■ ACTIVITY:
How many lines in the material contain the string "truck"? Only the number is wanted.

■ DATA RECORDS:
Content starts
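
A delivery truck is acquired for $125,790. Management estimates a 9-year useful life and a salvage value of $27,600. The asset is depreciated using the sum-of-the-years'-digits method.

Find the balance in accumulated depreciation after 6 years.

$85,098

Depreciable base = $125,790 − $27,600 = $98,190.
Sum of the years' digits = 9+8+7+6+5+4+3+2+1 = 45.
Year 1: $98,190 × 9/45 = $19,638. Book value $106,152.
Year 2: $98,190 × 8/45 = $17,456. Book value $88,696.
Year 3: $98,190 × 7/45 = $15,274. Book value $73,422.
Year 4: $98,190 × 6/45 = $13,092. Book value $60,330.
Year 5: $98,190 × 5/45 = $10,910. Book value $49,420.
Year 6: $98,190 × 4/45 = $8,728. Book value $40,692.
Accumulated through year 6 = $125,790 − $40,692 = $85,098.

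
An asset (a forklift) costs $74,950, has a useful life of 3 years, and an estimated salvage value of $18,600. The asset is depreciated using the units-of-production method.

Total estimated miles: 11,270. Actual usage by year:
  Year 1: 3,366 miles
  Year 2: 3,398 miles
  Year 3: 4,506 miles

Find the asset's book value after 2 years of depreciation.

$41,130

Depreciable base = $74,950 − $18,600 = $56,350.
Rate = $56,350 / 11,270 miles = $5 per mile.
Year 1: 3,366 × $5 = $16,830. Book value $58,120.
Year 2: 3,398 × $5 = $16,990. Book value $41,130.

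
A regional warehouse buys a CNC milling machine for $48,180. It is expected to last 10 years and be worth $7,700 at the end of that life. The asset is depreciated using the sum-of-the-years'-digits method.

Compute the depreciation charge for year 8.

Depreciable base = $48,180 − $7,700 = $40,480.
Sum of the years' digits = 10+9+8+7+6+5+4+3+2+1 = 55.
Year 1: $40,480 × 10/55 = $7,360. Book value $40,820.
Year 2: $40,480 × 9/55 = $6,624. Book value $34,196.
Year 3: $40,480 × 8/55 = $5,888. Book value $28,308.
Year 4: $40,480 × 7/55 = $5,152. Book value $23,156.
Year 5: $40,480 × 6/55 = $4,416. Book value $18,740.
Year 6: $40,480 × 5/55 = $3,680. Book value $15,060.
Year 7: $40,480 × 4/55 = $2,944. Book value $12,116.
Year 8: $40,480 × 3/55 = $2,208. Book value $9,908.

$2,208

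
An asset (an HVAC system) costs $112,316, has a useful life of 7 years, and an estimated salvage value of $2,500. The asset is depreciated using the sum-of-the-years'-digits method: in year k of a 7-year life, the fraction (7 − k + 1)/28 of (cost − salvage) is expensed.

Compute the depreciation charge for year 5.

$11,766

Depreciable base = $112,316 − $2,500 = $109,816.
Sum of the years' digits = 7+6+5+4+3+2+1 = 28.
Year 1: $109,816 × 7/28 = $27,454. Book value $84,862.
Year 2: $109,816 × 6/28 = $23,532. Book value $61,330.
Year 3: $109,816 × 5/28 = $19,610. Book value $41,720.
Year 4: $109,816 × 4/28 = $15,688. Book value $26,032.
Year 5: $109,816 × 3/28 = $11,766. Book value $14,266.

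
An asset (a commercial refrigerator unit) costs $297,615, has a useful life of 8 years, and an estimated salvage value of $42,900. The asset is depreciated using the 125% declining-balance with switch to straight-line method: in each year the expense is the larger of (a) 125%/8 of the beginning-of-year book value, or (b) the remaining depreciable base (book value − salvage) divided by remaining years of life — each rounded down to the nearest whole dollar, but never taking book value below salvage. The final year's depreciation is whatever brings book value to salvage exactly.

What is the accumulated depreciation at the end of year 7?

Depreciable base = $297,615 − $42,900 = $254,715.
Year 1: DB = ⌊$297,615 × 125%/8⌋ = $46,502; SL = ⌊$254,715/8⌋ = $31,839 → take DB $46,502. Book value $251,113.
Year 2: DB = ⌊$251,113 × 125%/8⌋ = $39,236; SL = ⌊$208,213/7⌋ = $29,744 → take DB $39,236. Book value $211,877.
Year 3: DB = ⌊$211,877 × 125%/8⌋ = $33,105; SL = ⌊$168,977/6⌋ = $28,162 → take DB $33,105. Book value $178,772.
Year 4: DB = ⌊$178,772 × 125%/8⌋ = $27,933; SL = ⌊$135,872/5⌋ = $27,174 → take DB $27,933. Book value $150,839.
Year 5: DB = ⌊$150,839 × 125%/8⌋ = $23,568; SL = ⌊$107,939/4⌋ = $26,984 → take SL $26,984. Book value $123,855.
Year 6: DB = ⌊$123,855 × 125%/8⌋ = $19,352; SL = ⌊$80,955/3⌋ = $26,985 → take SL $26,985. Book value $96,870.
Year 7: DB = ⌊$96,870 × 125%/8⌋ = $15,135; SL = ⌊$53,970/2⌋ = $26,985 → take SL $26,985. Book value $69,885.
Accumulated through year 7 = $297,615 − $69,885 = $227,730.

$227,730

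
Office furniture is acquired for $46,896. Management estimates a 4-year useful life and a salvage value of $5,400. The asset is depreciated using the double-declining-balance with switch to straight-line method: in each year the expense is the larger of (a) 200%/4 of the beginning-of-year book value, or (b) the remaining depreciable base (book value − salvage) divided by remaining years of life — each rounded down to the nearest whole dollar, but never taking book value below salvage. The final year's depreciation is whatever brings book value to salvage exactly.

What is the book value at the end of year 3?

Depreciable base = $46,896 − $5,400 = $41,496.
Year 1: DB = ⌊$46,896 × 200%/4⌋ = $23,448; SL = ⌊$41,496/4⌋ = $10,374 → take DB $23,448. Book value $23,448.
Year 2: DB = ⌊$23,448 × 200%/4⌋ = $11,724; SL = ⌊$18,048/3⌋ = $6,016 → take DB $11,724. Book value $11,724.
Year 3: DB = ⌊$11,724 × 200%/4⌋ = $5,862; SL = ⌊$6,324/2⌋ = $3,162 → take DB $5,862. Book value $5,862.

$5,862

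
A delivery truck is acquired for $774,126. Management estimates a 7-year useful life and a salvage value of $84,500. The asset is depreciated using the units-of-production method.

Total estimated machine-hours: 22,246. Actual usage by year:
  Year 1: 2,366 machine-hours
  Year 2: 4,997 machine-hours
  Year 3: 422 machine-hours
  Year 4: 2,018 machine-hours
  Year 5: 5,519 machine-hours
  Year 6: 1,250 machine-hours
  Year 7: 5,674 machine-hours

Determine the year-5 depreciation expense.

$171,089

Depreciable base = $774,126 − $84,500 = $689,626.
Rate = $689,626 / 22,246 machine-hours = $31 per machine-hour.
Year 1: 2,366 × $31 = $73,346. Book value $700,780.
Year 2: 4,997 × $31 = $154,907. Book value $545,873.
Year 3: 422 × $31 = $13,082. Book value $532,791.
Year 4: 2,018 × $31 = $62,558. Book value $470,233.
Year 5: 5,519 × $31 = $171,089. Book value $299,144.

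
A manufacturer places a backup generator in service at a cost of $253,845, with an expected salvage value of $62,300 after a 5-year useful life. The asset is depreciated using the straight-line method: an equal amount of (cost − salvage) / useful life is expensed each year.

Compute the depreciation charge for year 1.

Depreciable base = $253,845 − $62,300 = $191,545.
Annual expense = $191,545 / 5 = $38,309.

$38,309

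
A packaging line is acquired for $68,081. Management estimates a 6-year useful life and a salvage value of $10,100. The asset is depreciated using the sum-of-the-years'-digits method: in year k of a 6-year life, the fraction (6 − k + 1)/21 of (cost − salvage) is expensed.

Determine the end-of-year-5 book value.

$12,861

Depreciable base = $68,081 − $10,100 = $57,981.
Sum of the years' digits = 6+5+4+3+2+1 = 21.
Year 1: $57,981 × 6/21 = $16,566. Book value $51,515.
Year 2: $57,981 × 5/21 = $13,805. Book value $37,710.
Year 3: $57,981 × 4/21 = $11,044. Book value $26,666.
Year 4: $57,981 × 3/21 = $8,283. Book value $18,383.
Year 5: $57,981 × 2/21 = $5,522. Book value $12,861.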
Content ends
■ ANSWER SECTION:
2